_Work request_.
All lines from the opening of the entries below through the line containing "Let $l = \left(0" must be output exactly as they appear, with no other lines.

*** Opening of Listed entries ***

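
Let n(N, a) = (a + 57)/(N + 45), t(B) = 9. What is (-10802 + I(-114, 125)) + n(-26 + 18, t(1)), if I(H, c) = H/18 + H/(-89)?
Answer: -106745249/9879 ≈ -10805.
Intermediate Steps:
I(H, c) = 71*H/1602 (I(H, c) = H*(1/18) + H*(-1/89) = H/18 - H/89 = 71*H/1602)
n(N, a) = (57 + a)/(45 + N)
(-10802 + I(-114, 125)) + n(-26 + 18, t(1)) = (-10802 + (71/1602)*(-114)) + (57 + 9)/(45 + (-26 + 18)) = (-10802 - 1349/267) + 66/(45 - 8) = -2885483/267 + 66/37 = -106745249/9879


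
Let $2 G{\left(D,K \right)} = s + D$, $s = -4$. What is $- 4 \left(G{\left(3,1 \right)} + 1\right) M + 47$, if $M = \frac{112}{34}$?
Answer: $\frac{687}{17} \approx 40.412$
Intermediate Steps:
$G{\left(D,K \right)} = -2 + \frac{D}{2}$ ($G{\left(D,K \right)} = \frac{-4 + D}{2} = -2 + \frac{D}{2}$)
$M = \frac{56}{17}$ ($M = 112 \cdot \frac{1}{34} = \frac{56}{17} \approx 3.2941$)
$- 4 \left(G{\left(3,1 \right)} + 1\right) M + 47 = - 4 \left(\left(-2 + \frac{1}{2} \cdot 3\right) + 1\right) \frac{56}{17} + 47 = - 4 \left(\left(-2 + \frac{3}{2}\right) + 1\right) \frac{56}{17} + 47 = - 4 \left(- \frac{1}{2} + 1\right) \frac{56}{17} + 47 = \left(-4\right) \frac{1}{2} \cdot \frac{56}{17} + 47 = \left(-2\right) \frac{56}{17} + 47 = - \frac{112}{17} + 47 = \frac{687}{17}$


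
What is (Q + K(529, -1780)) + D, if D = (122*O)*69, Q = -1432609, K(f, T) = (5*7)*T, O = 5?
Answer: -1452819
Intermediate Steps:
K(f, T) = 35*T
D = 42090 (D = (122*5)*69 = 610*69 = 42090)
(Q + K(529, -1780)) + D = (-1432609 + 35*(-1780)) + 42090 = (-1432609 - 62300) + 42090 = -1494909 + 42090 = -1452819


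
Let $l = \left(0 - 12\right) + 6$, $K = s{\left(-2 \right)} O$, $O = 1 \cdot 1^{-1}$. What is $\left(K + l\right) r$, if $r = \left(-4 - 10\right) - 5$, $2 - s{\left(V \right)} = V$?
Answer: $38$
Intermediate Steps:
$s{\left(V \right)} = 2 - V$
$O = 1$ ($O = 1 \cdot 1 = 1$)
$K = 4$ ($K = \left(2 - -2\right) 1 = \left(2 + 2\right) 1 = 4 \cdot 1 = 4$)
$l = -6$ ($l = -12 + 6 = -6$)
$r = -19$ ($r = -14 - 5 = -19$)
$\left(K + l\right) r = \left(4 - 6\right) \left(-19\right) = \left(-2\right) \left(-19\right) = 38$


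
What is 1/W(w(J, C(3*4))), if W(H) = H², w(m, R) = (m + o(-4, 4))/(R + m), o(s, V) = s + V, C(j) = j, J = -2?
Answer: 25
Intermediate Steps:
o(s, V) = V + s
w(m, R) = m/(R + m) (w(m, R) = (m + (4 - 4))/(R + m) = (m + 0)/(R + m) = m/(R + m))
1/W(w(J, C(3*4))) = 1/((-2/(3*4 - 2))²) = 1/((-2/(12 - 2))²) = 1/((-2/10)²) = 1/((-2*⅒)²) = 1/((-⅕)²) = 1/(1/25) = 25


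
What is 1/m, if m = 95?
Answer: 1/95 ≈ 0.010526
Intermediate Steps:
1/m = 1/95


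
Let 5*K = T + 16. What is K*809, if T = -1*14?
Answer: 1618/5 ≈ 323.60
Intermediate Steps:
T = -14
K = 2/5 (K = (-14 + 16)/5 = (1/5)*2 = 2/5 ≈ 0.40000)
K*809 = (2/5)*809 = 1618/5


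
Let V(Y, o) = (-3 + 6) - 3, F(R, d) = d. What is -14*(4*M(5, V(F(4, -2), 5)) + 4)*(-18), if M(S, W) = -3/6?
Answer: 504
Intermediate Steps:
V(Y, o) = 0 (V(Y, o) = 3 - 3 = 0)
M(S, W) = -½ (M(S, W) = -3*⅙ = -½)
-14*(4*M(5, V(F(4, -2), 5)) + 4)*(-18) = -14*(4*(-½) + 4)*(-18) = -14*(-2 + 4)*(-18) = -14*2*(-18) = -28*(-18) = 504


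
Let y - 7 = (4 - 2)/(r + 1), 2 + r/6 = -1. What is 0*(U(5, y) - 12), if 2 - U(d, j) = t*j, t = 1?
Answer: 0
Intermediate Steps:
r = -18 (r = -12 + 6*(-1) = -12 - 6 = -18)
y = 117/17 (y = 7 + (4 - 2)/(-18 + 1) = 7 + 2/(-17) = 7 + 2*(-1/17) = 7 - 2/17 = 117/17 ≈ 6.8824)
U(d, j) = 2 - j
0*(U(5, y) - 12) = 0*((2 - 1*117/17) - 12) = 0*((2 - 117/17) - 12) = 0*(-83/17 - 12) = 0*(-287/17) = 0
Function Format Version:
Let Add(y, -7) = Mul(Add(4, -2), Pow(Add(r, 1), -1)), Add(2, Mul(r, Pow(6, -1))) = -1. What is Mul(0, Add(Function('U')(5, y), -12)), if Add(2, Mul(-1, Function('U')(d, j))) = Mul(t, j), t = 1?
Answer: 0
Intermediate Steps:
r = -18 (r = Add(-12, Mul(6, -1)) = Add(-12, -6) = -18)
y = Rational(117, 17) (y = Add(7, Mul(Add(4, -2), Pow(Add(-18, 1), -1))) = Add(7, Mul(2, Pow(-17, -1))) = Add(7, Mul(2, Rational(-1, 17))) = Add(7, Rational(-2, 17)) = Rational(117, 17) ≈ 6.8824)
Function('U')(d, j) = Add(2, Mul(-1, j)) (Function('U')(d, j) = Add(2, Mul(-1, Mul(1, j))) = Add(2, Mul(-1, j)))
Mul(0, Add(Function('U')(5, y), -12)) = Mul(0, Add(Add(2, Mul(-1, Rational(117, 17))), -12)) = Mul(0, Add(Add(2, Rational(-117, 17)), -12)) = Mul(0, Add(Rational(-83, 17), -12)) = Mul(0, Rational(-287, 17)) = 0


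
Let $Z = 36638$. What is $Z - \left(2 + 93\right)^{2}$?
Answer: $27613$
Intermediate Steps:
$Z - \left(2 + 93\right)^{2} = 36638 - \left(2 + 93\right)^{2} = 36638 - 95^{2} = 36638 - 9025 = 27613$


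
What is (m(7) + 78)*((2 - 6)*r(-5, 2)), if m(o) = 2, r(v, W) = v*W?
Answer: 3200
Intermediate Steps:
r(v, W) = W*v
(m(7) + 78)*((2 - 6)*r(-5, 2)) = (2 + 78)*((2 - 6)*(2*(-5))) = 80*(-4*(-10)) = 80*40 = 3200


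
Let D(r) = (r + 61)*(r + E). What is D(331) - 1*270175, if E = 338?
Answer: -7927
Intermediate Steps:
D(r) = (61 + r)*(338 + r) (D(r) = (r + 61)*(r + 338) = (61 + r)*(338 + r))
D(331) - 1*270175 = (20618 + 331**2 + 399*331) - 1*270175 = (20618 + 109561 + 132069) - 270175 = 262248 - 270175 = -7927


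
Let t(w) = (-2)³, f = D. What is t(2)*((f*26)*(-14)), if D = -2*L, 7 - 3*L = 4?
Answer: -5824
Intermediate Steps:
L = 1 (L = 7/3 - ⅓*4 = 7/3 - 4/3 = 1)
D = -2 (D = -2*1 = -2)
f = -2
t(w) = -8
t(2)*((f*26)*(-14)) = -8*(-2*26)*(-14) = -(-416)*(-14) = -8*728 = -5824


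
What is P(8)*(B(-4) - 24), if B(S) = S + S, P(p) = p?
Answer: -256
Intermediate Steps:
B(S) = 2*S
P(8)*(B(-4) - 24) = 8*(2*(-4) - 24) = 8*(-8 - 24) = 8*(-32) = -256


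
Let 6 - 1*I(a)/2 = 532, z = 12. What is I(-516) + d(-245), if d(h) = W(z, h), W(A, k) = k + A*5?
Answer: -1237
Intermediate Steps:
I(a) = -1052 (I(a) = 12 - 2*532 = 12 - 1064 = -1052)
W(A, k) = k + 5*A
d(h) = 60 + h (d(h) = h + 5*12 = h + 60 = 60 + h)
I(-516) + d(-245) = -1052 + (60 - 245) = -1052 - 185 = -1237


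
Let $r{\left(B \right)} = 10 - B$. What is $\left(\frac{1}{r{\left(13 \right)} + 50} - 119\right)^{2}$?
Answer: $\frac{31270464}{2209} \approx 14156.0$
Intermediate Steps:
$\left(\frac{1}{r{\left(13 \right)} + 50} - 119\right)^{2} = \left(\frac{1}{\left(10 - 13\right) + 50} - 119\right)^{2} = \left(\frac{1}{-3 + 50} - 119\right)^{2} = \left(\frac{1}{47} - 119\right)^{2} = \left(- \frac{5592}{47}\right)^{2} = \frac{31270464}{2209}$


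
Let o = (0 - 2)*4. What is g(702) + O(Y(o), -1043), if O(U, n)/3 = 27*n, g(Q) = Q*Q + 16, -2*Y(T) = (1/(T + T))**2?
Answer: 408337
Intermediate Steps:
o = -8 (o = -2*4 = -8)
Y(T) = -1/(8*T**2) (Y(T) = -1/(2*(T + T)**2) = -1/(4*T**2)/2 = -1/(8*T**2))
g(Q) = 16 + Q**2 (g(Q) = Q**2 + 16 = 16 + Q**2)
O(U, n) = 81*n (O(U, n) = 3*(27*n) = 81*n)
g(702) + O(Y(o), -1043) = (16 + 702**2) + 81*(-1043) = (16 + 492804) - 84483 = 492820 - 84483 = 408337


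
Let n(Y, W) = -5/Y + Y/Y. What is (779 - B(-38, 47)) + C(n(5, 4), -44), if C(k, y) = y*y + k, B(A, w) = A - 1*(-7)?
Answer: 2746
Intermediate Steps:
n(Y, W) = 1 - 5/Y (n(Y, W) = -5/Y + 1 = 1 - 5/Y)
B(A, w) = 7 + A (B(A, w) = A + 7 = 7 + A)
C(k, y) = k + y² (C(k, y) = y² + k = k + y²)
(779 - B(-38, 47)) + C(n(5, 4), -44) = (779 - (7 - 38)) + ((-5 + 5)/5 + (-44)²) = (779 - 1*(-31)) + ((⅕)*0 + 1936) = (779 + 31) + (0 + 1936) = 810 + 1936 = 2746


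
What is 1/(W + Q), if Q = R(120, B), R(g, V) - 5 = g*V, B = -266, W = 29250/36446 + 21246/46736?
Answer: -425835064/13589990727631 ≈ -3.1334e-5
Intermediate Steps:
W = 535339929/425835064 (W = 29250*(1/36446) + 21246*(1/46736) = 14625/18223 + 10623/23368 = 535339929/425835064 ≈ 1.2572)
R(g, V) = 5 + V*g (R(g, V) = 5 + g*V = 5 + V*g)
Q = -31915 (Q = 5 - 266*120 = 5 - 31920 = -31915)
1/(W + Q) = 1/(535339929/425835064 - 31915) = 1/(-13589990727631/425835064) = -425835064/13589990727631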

*** Close of Listed entries ***

_Answer section_.
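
Let n(N, a) = (a + 57)/(N + 45), t(B) = 9. What is (-10802 + I(-114, 125)) + n(-26 + 18, t(1)), if I(H, c) = H/18 + H/(-89)?
Answer: -106745249/9879 ≈ -10805.
Intermediate Steps:
I(H, c) = 71*H/1602 (I(H, c) = H*(1/18) + H*(-1/89) = H/18 - H/89 = 71*H/1602)
n(N, a) = (57 + a)/(45 + N)
(-10802 + I(-114, 125)) + n(-26 + 18, t(1)) = (-10802 + (71/1602)*(-114)) + (57 + 9)/(45 + (-26 + 18)) = (-10802 - 1349/267) + 66/(45 - 8) = -2885483/267 + 66/37 = -106745249/9879


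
Let $2 G{\left(D,K \right)} = s + D$, $s = -4$. What is $- 4 \left(G{\left(3,1 \right)} + 1\right) M + 47$, if $M = \frac{112}{34}$?
Answer: $\frac{687}{17} \approx 40.412$
Intermediate Steps:
$G{\left(D,K \right)} = -2 + \frac{D}{2}$ ($G{\left(D,K \right)} = \frac{-4 + D}{2} = -2 + \frac{D}{2}$)
$M = \frac{56}{17}$ ($M = 112 \cdot \frac{1}{34} = \frac{56}{17} \approx 3.2941$)
$- 4 \left(G{\left(3,1 \right)} + 1\right) M + 47 = - 4 \left(\left(-2 + \frac{1}{2} \cdot 3\right) + 1\right) \frac{56}{17} + 47 = - 4 \left(\left(-2 + \frac{3}{2}\right) + 1\right) \frac{56}{17} + 47 = - 4 \left(- \frac{1}{2} + 1\right) \frac{56}{17} + 47 = \left(-4\right) \frac{1}{2} \cdot \frac{56}{17} + 47 = \left(-2\right) \frac{56}{17} + 47 = - \frac{112}{17} + 47 = \frac{687}{17}$


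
What is (Q + K(529, -1780)) + D, if D = (122*O)*69, Q = -1432609, K(f, T) = (5*7)*T, O = 5?
Answer: -1452819
Intermediate Steps:
K(f, T) = 35*T
D = 42090 (D = (122*5)*69 = 610*69 = 42090)
(Q + K(529, -1780)) + D = (-1432609 + 35*(-1780)) + 42090 = (-1432609 - 62300) + 42090 = -1494909 + 42090 = -1452819


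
Let $l = \left(0 - 12\right) + 6$, $K = s{\left(-2 \right)} O$, $O = 1 \cdot 1^{-1}$. What is $\left(K + l\right) r$, if $r = \left(-4 - 10\right) - 5$, $2 - s{\left(V \right)} = V$?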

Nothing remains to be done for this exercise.